ACTIVITY: Check each line of the entries for "consecutive" and report the ones that have it.

PROVIDED DATA:

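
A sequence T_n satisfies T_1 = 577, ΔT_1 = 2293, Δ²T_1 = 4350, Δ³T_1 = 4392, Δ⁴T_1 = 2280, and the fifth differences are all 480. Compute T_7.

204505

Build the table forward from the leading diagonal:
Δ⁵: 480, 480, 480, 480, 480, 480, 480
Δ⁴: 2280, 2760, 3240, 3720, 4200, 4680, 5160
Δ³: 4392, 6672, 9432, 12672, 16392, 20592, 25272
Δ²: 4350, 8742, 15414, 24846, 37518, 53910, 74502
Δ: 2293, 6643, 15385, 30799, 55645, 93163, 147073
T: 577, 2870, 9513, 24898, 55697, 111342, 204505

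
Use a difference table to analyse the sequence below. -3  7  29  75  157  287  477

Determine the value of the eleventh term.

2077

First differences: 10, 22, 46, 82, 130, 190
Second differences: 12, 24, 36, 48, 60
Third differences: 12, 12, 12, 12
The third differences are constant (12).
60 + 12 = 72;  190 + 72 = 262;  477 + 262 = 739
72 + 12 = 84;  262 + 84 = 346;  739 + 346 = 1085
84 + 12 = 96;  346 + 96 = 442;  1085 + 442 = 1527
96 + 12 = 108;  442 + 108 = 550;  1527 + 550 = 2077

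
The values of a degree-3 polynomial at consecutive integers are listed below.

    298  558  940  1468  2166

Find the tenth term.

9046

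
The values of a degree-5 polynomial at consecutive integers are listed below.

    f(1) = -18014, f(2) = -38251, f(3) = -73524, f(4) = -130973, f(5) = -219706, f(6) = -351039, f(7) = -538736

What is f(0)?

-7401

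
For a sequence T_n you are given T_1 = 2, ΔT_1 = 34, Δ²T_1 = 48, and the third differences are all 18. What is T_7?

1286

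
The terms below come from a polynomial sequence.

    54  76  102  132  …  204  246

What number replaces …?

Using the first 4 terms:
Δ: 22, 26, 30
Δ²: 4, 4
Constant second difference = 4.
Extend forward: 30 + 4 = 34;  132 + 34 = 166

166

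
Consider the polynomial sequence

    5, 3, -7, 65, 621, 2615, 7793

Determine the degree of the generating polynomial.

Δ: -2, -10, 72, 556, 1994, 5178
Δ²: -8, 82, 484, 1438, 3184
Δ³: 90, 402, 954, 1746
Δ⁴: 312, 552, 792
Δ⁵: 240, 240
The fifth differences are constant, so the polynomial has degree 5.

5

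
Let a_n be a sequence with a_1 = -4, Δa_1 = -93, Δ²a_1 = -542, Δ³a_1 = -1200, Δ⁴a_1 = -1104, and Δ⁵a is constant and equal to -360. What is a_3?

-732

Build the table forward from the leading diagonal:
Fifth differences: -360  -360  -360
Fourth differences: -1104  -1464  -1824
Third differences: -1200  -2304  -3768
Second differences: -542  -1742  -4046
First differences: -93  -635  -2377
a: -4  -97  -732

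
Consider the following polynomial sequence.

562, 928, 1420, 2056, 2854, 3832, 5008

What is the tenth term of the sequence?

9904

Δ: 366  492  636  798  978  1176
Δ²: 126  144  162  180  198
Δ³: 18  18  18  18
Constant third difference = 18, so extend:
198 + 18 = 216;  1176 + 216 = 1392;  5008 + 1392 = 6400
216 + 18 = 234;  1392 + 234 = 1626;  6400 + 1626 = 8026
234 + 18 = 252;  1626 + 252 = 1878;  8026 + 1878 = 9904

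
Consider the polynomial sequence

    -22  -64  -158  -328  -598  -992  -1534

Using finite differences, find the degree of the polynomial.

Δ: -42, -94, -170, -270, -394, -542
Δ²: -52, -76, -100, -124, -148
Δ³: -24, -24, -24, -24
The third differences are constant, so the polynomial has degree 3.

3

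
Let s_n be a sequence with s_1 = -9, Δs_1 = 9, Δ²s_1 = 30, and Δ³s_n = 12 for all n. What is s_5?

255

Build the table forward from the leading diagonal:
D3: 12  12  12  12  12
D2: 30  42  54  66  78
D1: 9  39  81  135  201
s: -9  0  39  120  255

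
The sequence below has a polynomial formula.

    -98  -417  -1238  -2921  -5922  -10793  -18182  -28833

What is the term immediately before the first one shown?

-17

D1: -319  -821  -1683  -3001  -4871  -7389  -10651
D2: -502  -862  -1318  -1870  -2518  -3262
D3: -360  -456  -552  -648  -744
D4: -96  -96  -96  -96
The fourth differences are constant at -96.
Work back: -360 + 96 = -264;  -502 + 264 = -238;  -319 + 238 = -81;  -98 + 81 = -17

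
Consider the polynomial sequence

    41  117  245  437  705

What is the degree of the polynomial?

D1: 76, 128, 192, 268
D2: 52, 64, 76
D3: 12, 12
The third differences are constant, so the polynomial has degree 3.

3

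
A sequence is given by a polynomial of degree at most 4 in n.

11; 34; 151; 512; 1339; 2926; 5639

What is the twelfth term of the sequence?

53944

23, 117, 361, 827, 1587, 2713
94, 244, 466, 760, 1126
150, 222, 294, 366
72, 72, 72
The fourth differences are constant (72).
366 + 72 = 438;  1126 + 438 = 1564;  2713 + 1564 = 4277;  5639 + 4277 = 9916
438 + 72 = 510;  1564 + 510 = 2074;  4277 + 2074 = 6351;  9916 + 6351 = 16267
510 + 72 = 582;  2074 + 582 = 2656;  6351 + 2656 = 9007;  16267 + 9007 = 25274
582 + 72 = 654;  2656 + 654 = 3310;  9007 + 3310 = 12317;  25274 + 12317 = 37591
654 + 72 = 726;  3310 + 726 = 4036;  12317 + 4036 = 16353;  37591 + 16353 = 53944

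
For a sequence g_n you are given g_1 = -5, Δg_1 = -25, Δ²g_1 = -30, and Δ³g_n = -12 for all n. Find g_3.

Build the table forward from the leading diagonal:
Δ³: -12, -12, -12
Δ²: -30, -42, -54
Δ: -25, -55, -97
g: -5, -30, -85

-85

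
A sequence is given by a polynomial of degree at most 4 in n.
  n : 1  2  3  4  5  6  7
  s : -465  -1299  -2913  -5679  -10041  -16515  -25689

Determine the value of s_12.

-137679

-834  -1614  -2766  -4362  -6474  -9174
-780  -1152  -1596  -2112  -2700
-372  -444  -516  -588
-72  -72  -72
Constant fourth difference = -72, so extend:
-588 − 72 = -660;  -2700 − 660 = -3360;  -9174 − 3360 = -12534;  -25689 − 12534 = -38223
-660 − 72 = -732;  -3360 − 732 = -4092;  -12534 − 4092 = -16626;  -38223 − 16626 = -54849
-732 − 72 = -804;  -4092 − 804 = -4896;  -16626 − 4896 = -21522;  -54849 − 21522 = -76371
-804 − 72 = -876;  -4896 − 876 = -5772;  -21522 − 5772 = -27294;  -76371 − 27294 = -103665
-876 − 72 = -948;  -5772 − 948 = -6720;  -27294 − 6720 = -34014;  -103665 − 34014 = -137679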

ANSWER TO THIS TASK:
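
The values of a degree-3 polynomial at consecutive integers are listed below.
The values of a degree-5 polynomial at consecutive integers are listed below.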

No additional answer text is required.